What you have to do: Write out each line of the entries exactly, starting at the first and finishing with the line that contains "Answer: 14*√7/125 ≈ 0.29632".

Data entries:
+ + + +

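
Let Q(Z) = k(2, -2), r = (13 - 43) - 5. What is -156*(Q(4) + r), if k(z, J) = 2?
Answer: 5148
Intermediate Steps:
r = -35 (r = -30 - 5 = -35)
Q(Z) = 2
-156*(Q(4) + r) = -156*(2 - 35) = -156*(-33) = 5148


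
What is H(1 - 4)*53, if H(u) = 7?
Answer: 371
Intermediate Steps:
H(1 - 4)*53 = 7*53 = 371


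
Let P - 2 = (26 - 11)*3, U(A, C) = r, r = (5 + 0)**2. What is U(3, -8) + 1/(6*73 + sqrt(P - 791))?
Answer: 802523/32098 - I*sqrt(186)/96294 ≈ 25.002 - 0.00014163*I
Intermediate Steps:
r = 25 (r = 5**2 = 25)
U(A, C) = 25
P = 47 (P = 2 + (26 - 11)*3 = 2 + 15*3 = 2 + 45 = 47)
U(3, -8) + 1/(6*73 + sqrt(P - 791)) = 25 + 1/(6*73 + sqrt(47 - 791)) = 25 + 1/(438 + sqrt(-744)) = 25 + 1/(438 + 2*I*sqrt(186))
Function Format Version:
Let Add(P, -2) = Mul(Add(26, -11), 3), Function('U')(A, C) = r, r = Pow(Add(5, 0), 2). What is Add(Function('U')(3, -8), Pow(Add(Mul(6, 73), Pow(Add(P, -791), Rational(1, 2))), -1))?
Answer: Add(Rational(802523, 32098), Mul(Rational(-1, 96294), I, Pow(186, Rational(1, 2)))) ≈ Add(25.002, Mul(-0.00014163, I))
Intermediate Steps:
r = 25 (r = Pow(5, 2) = 25)
Function('U')(A, C) = 25
P = 47 (P = Add(2, Mul(Add(26, -11), 3)) = Add(2, Mul(15, 3)) = Add(2, 45) = 47)
Add(Function('U')(3, -8), Pow(Add(Mul(6, 73), Pow(Add(P, -791), Rational(1, 2))), -1)) = Add(25, Pow(Add(Mul(6, 73), Pow(Add(47, -791), Rational(1, 2))), -1)) = Add(25, Pow(Add(438, Pow(-744, Rational(1, 2))), -1)) = Add(25, Pow(Add(438, Mul(2, I, Pow(186, Rational(1, 2)))), -1))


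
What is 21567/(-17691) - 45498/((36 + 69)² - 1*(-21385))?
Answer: -250648598/95560885 ≈ -2.6229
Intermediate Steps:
21567/(-17691) - 45498/((36 + 69)² - 1*(-21385)) = 21567*(-1/17691) - 45498/(105² + 21385) = -7189/5897 - 45498/(11025 + 21385) = -7189/5897 - 45498/32410 = -7189/5897 - 45498*1/32410 = -7189/5897 - 22749/16205 = -250648598/95560885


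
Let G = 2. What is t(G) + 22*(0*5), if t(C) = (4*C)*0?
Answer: 0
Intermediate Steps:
t(C) = 0
t(G) + 22*(0*5) = 0 + 22*(0*5) = 0 + 22*0 = 0 + 0 = 0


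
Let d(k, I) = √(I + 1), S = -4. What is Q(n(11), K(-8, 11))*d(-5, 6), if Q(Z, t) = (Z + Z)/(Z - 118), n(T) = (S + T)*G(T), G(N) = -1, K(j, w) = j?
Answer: 14*√7/125 ≈ 0.29632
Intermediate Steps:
d(k, I) = √(1 + I)
n(T) = 4 - T (n(T) = (-4 + T)*(-1) = 4 - T)
Q(Z, t) = 2*Z/(-118 + Z) (Q(Z, t) = (2*Z)/(-118 + Z) = 2*Z/(-118 + Z))
Q(n(11), K(-8, 11))*d(-5, 6) = (2*(4 - 1*11)/(-118 + (4 - 1*11)))*√(1 + 6) = (2*(4 - 11)/(-118 + (4 - 11)))*√7 = (2*(-7)/(-118 - 7))*√7 = (2*(-7)/(-125))*√7 = (2*(-7)*(-1/125))*√7 = 14*√7/125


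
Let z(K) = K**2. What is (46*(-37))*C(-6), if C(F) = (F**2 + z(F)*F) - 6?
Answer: 316572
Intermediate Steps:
C(F) = -6 + F**2 + F**3 (C(F) = (F**2 + F**2*F) - 6 = (F**2 + F**3) - 6 = -6 + F**2 + F**3)
(46*(-37))*C(-6) = (46*(-37))*(-6 + (-6)**2 + (-6)**3) = -1702*(-6 + 36 - 216) = -1702*(-186) = 316572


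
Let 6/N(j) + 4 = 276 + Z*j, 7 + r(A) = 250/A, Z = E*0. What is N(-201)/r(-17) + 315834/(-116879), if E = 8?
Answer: -310897535/115008936 ≈ -2.7032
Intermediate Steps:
Z = 0 (Z = 8*0 = 0)
r(A) = -7 + 250/A
N(j) = 3/136 (N(j) = 6/(-4 + (276 + 0*j)) = 6/(-4 + (276 + 0)) = 6/(-4 + 276) = 6/272 = 6*(1/272) = 3/136)
N(-201)/r(-17) + 315834/(-116879) = 3/(136*(-7 + 250/(-17))) + 315834/(-116879) = 3/(136*(-7 + 250*(-1/17))) + 315834*(-1/116879) = 3/(136*(-7 - 250/17)) - 315834/116879 = 3/(136*(-369/17)) - 315834/116879 = (3/136)*(-17/369) - 315834/116879 = -1/984 - 315834/116879 = -310897535/115008936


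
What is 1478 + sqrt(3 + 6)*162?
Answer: 1964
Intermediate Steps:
1478 + sqrt(3 + 6)*162 = 1478 + sqrt(9)*162 = 1478 + 3*162 = 1478 + 486 = 1964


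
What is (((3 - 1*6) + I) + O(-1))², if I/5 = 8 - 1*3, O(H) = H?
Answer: 441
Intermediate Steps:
I = 25 (I = 5*(8 - 1*3) = 5*(8 - 3) = 5*5 = 25)
(((3 - 1*6) + I) + O(-1))² = (((3 - 1*6) + 25) - 1)² = (((3 - 6) + 25) - 1)² = ((-3 + 25) - 1)² = (22 - 1)² = 21² = 441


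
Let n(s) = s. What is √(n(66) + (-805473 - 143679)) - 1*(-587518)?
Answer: 587518 + 3*I*√105454 ≈ 5.8752e+5 + 974.21*I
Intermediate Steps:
√(n(66) + (-805473 - 143679)) - 1*(-587518) = √(66 + (-805473 - 143679)) - 1*(-587518) = √(66 - 949152) + 587518 = √(-949086) + 587518 = 3*I*√105454 + 587518 = 587518 + 3*I*√105454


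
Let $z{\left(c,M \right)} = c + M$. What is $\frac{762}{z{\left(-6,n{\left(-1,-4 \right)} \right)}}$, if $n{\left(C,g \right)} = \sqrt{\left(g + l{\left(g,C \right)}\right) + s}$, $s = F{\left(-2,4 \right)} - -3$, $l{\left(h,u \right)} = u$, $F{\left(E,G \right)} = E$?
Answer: $- \frac{1143}{10} - \frac{381 i}{10} \approx -114.3 - 38.1 i$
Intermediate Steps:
$s = 1$ ($s = -2 - -3 = -2 + 3 = 1$)
$n{\left(C,g \right)} = \sqrt{1 + C + g}$ ($n{\left(C,g \right)} = \sqrt{\left(g + C\right) + 1} = \sqrt{\left(C + g\right) + 1} = \sqrt{1 + C + g}$)
$z{\left(c,M \right)} = M + c$
$\frac{762}{z{\left(-6,n{\left(-1,-4 \right)} \right)}} = \frac{762}{\sqrt{1 - 1 - 4} - 6} = \frac{762}{\sqrt{-4} - 6} = \frac{762}{2 i - 6} = \frac{762}{-6 + 2 i} = 762 \frac{-6 - 2 i}{40} = \frac{381 \left(-6 - 2 i\right)}{20}$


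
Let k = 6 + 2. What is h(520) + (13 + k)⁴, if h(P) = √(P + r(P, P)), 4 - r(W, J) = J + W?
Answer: 194481 + 2*I*√129 ≈ 1.9448e+5 + 22.716*I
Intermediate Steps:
r(W, J) = 4 - J - W (r(W, J) = 4 - (J + W) = 4 + (-J - W) = 4 - J - W)
k = 8
h(P) = √(4 - P) (h(P) = √(P + (4 - P - P)) = √(P + (4 - 2*P)) = √(4 - P))
h(520) + (13 + k)⁴ = √(4 - 1*520) + (13 + 8)⁴ = √(4 - 520) + 21⁴ = √(-516) + 194481 = 2*I*√129 + 194481 = 194481 + 2*I*√129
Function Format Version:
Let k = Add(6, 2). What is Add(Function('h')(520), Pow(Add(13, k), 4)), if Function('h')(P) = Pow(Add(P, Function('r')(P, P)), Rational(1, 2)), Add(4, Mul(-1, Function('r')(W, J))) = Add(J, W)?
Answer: Add(194481, Mul(2, I, Pow(129, Rational(1, 2)))) ≈ Add(1.9448e+5, Mul(22.716, I))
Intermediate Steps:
Function('r')(W, J) = Add(4, Mul(-1, J), Mul(-1, W)) (Function('r')(W, J) = Add(4, Mul(-1, Add(J, W))) = Add(4, Add(Mul(-1, J), Mul(-1, W))) = Add(4, Mul(-1, J), Mul(-1, W)))
k = 8
Function('h')(P) = Pow(Add(4, Mul(-1, P)), Rational(1, 2)) (Function('h')(P) = Pow(Add(P, Add(4, Mul(-1, P), Mul(-1, P))), Rational(1, 2)) = Pow(Add(P, Add(4, Mul(-2, P))), Rational(1, 2)) = Pow(Add(4, Mul(-1, P)), Rational(1, 2)))
Add(Function('h')(520), Pow(Add(13, k), 4)) = Add(Pow(Add(4, Mul(-1, 520)), Rational(1, 2)), Pow(Add(13, 8), 4)) = Add(Pow(Add(4, -520), Rational(1, 2)), Pow(21, 4)) = Add(Pow(-516, Rational(1, 2)), 194481) = Add(Mul(2, I, Pow(129, Rational(1, 2))), 194481) = Add(194481, Mul(2, I, Pow(129, Rational(1, 2))))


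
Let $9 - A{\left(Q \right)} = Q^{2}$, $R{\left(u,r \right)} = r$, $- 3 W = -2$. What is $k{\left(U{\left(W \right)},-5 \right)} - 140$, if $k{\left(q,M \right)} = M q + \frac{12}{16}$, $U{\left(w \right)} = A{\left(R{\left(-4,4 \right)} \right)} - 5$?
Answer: $- \frac{317}{4} \approx -79.25$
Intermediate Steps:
$W = \frac{2}{3}$ ($W = \left(- \frac{1}{3}\right) \left(-2\right) = \frac{2}{3} \approx 0.66667$)
$A{\left(Q \right)} = 9 - Q^{2}$
$U{\left(w \right)} = -12$ ($U{\left(w \right)} = \left(9 - 4^{2}\right) - 5 = \left(9 - 16\right) - 5 = -7 - 5 = -12$)
$k{\left(q,M \right)} = \frac{3}{4} + M q$ ($k{\left(q,M \right)} = M q + 12 \cdot \frac{1}{16} = M q + \frac{3}{4} = \frac{3}{4} + M q$)
$k{\left(U{\left(W \right)},-5 \right)} - 140 = \left(\frac{3}{4} - -60\right) - 140 = \left(\frac{3}{4} + 60\right) - 140 = \frac{243}{4} - 140 = - \frac{317}{4}$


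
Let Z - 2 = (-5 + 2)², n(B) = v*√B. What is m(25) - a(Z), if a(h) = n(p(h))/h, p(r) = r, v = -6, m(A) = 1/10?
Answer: ⅒ + 6*√11/11 ≈ 1.9091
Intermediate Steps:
m(A) = ⅒
n(B) = -6*√B
Z = 11 (Z = 2 + (-5 + 2)² = 2 + (-3)² = 2 + 9 = 11)
a(h) = -6/√h (a(h) = (-6*√h)/h = -6/√h)
m(25) - a(Z) = ⅒ - (-6)/√11 = ⅒ - (-6)*√11/11 = ⅒ + 6*√11/11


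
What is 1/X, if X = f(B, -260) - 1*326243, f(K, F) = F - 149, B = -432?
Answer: -1/326652 ≈ -3.0614e-6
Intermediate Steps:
f(K, F) = -149 + F
X = -326652 (X = (-149 - 260) - 1*326243 = -409 - 326243 = -326652)
1/X = 1/(-326652) = -1/326652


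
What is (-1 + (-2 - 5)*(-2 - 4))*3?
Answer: 123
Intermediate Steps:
(-1 + (-2 - 5)*(-2 - 4))*3 = (-1 - 7*(-6))*3 = (-1 + 42)*3 = 41*3 = 123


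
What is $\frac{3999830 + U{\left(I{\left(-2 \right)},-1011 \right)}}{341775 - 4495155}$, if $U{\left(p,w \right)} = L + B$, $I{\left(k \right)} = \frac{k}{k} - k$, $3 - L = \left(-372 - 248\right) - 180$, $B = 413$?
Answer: $- \frac{3073}{3190} \approx -0.96332$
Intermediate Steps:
$L = 803$ ($L = 3 - \left(\left(-372 - 248\right) - 180\right) = 3 - \left(-620 - 180\right) = 3 - -800 = 3 + 800 = 803$)
$I{\left(k \right)} = 1 - k$
$U{\left(p,w \right)} = 1216$ ($U{\left(p,w \right)} = 803 + 413 = 1216$)
$\frac{3999830 + U{\left(I{\left(-2 \right)},-1011 \right)}}{341775 - 4495155} = \frac{3999830 + 1216}{341775 - 4495155} = \frac{4001046}{-4153380} = 4001046 \left(- \frac{1}{4153380}\right) = - \frac{3073}{3190}$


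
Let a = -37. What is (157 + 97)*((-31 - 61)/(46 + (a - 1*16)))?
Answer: 23368/7 ≈ 3338.3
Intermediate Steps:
(157 + 97)*((-31 - 61)/(46 + (a - 1*16))) = (157 + 97)*((-31 - 61)/(46 + (-37 - 1*16))) = 254*(-92/(46 + (-37 - 16))) = 254*(-92/(46 - 53)) = 254*(-92/(-7)) = 254*(-92*(-⅐)) = 254*(92/7) = 23368/7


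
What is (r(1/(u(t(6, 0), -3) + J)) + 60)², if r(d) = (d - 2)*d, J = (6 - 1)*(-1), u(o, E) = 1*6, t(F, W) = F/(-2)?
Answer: 3481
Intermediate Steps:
t(F, W) = -F/2 (t(F, W) = F*(-½) = -F/2)
u(o, E) = 6
J = -5 (J = 5*(-1) = -5)
r(d) = d*(-2 + d) (r(d) = (-2 + d)*d = d*(-2 + d))
(r(1/(u(t(6, 0), -3) + J)) + 60)² = ((-2 + 1/(6 - 5))/(6 - 5) + 60)² = ((-2 + 1/1)/1 + 60)² = (1*(-2 + 1) + 60)² = (1*(-1) + 60)² = (-1 + 60)² = 59² = 3481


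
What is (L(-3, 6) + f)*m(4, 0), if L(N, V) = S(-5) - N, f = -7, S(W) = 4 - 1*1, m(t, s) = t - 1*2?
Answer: -2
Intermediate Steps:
m(t, s) = -2 + t (m(t, s) = t - 2 = -2 + t)
S(W) = 3 (S(W) = 4 - 1 = 3)
L(N, V) = 3 - N
(L(-3, 6) + f)*m(4, 0) = ((3 - 1*(-3)) - 7)*(-2 + 4) = ((3 + 3) - 7)*2 = (6 - 7)*2 = -1*2 = -2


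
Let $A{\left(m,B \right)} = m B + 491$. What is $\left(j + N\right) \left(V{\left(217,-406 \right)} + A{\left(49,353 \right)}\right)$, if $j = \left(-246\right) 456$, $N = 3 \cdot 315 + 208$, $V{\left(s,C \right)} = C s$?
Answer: $7806471222$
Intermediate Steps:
$A{\left(m,B \right)} = 491 + B m$ ($A{\left(m,B \right)} = B m + 491 = 491 + B m$)
$N = 1153$ ($N = 945 + 208 = 1153$)
$j = -112176$
$\left(j + N\right) \left(V{\left(217,-406 \right)} + A{\left(49,353 \right)}\right) = \left(-112176 + 1153\right) \left(\left(-406\right) 217 + \left(491 + 353 \cdot 49\right)\right) = - 111023 \left(-88102 + \left(491 + 17297\right)\right) = - 111023 \left(-88102 + 17788\right) = \left(-111023\right) \left(-70314\right) = 7806471222$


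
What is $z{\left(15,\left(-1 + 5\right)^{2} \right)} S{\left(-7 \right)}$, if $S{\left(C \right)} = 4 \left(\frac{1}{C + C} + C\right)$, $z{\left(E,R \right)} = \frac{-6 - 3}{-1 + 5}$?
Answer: $\frac{891}{14} \approx 63.643$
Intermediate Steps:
$z{\left(E,R \right)} = - \frac{9}{4}$
$S{\left(C \right)} = \frac{2}{C} + 4 C$ ($S{\left(C \right)} = 4 \left(\frac{1}{2 C} + C\right) = 4 \left(C + \frac{1}{2 C}\right) = \frac{2}{C} + 4 C$)
$z{\left(15,\left(-1 + 5\right)^{2} \right)} S{\left(-7 \right)} = - \frac{9 \left(\frac{2}{-7} + 4 \left(-7\right)\right)}{4} = - \frac{9 \left(2 \left(- \frac{1}{7}\right) - 28\right)}{4} = - \frac{9 \left(- \frac{2}{7} - 28\right)}{4} = \left(- \frac{9}{4}\right) \left(- \frac{198}{7}\right) = \frac{891}{14}$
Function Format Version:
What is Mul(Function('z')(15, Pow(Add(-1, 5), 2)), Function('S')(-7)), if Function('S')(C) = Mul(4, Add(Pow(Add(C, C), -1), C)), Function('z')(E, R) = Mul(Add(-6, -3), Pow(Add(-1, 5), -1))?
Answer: Rational(891, 14) ≈ 63.643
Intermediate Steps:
Function('z')(E, R) = Rational(-9, 4) (Function('z')(E, R) = Mul(-9, Pow(4, -1)) = Mul(-9, Rational(1, 4)) = Rational(-9, 4))
Function('S')(C) = Add(Mul(2, Pow(C, -1)), Mul(4, C)) (Function('S')(C) = Mul(4, Add(Pow(Mul(2, C), -1), C)) = Mul(4, Add(Mul(Rational(1, 2), Pow(C, -1)), C)) = Mul(4, Add(C, Mul(Rational(1, 2), Pow(C, -1)))) = Add(Mul(2, Pow(C, -1)), Mul(4, C)))
Mul(Function('z')(15, Pow(Add(-1, 5), 2)), Function('S')(-7)) = Mul(Rational(-9, 4), Add(Mul(2, Pow(-7, -1)), Mul(4, -7))) = Mul(Rational(-9, 4), Add(Mul(2, Rational(-1, 7)), -28)) = Mul(Rational(-9, 4), Add(Rational(-2, 7), -28)) = Mul(Rational(-9, 4), Rational(-198, 7)) = Rational(891, 14)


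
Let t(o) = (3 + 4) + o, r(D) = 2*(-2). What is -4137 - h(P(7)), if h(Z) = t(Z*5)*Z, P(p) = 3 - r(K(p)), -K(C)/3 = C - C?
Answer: -4431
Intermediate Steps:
K(C) = 0 (K(C) = -3*(C - C) = -3*0 = 0)
r(D) = -4
t(o) = 7 + o
P(p) = 7 (P(p) = 3 - 1*(-4) = 3 + 4 = 7)
h(Z) = Z*(7 + 5*Z) (h(Z) = (7 + Z*5)*Z = (7 + 5*Z)*Z = Z*(7 + 5*Z))
-4137 - h(P(7)) = -4137 - 7*(7 + 5*7) = -4137 - 7*(7 + 35) = -4137 - 7*42 = -4137 - 1*294 = -4137 - 294 = -4431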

+ + + +

Task output:
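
Let Q(Z) = k(2, -2), r = (13 - 43) - 5. What is -156*(Q(4) + r), if k(z, J) = 2?
Answer: 5148
Intermediate Steps:
r = -35 (r = -30 - 5 = -35)
Q(Z) = 2
-156*(Q(4) + r) = -156*(2 - 35) = -156*(-33) = 5148


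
What is H(1 - 4)*53, if H(u) = 7?
Answer: 371
Intermediate Steps:
H(1 - 4)*53 = 7*53 = 371


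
Let P - 2 = (26 - 11)*3, U(A, C) = r, r = (5 + 0)**2. What is U(3, -8) + 1/(6*73 + sqrt(P - 791))?
Answer: 802523/32098 - I*sqrt(186)/96294 ≈ 25.002 - 0.00014163*I
Intermediate Steps:
r = 25 (r = 5**2 = 25)
U(A, C) = 25
P = 47 (P = 2 + (26 - 11)*3 = 2 + 15*3 = 2 + 45 = 47)
U(3, -8) + 1/(6*73 + sqrt(P - 791)) = 25 + 1/(6*73 + sqrt(47 - 791)) = 25 + 1/(438 + sqrt(-744)) = 25 + 1/(438 + 2*I*sqrt(186))
Function Format Version:
Let Add(P, -2) = Mul(Add(26, -11), 3), Function('U')(A, C) = r, r = Pow(Add(5, 0), 2). What is Add(Function('U')(3, -8), Pow(Add(Mul(6, 73), Pow(Add(P, -791), Rational(1, 2))), -1))?
Answer: Add(Rational(802523, 32098), Mul(Rational(-1, 96294), I, Pow(186, Rational(1, 2)))) ≈ Add(25.002, Mul(-0.00014163, I))
Intermediate Steps:
r = 25 (r = Pow(5, 2) = 25)
Function('U')(A, C) = 25
P = 47 (P = Add(2, Mul(Add(26, -11), 3)) = Add(2, Mul(15, 3)) = Add(2, 45) = 47)
Add(Function('U')(3, -8), Pow(Add(Mul(6, 73), Pow(Add(P, -791), Rational(1, 2))), -1)) = Add(25, Pow(Add(Mul(6, 73), Pow(Add(47, -791), Rational(1, 2))), -1)) = Add(25, Pow(Add(438, Pow(-744, Rational(1, 2))), -1)) = Add(25, Pow(Add(438, Mul(2, I, Pow(186, Rational(1, 2)))), -1))


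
What is 21567/(-17691) - 45498/((36 + 69)² - 1*(-21385))?
Answer: -250648598/95560885 ≈ -2.6229
Intermediate Steps:
21567/(-17691) - 45498/((36 + 69)² - 1*(-21385)) = 21567*(-1/17691) - 45498/(105² + 21385) = -7189/5897 - 45498/(11025 + 21385) = -7189/5897 - 45498/32410 = -7189/5897 - 45498*1/32410 = -7189/5897 - 22749/16205 = -250648598/95560885


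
Let G = 2. What is t(G) + 22*(0*5), if t(C) = (4*C)*0?
Answer: 0
Intermediate Steps:
t(C) = 0
t(G) + 22*(0*5) = 0 + 22*(0*5) = 0 + 22*0 = 0 + 0 = 0


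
Let d(k, I) = √(I + 1), S = -4. What is Q(n(11), K(-8, 11))*d(-5, 6), if Q(Z, t) = (Z + Z)/(Z - 118), n(T) = (S + T)*G(T), G(N) = -1, K(j, w) = j?
Answer: 14*√7/125 ≈ 0.29632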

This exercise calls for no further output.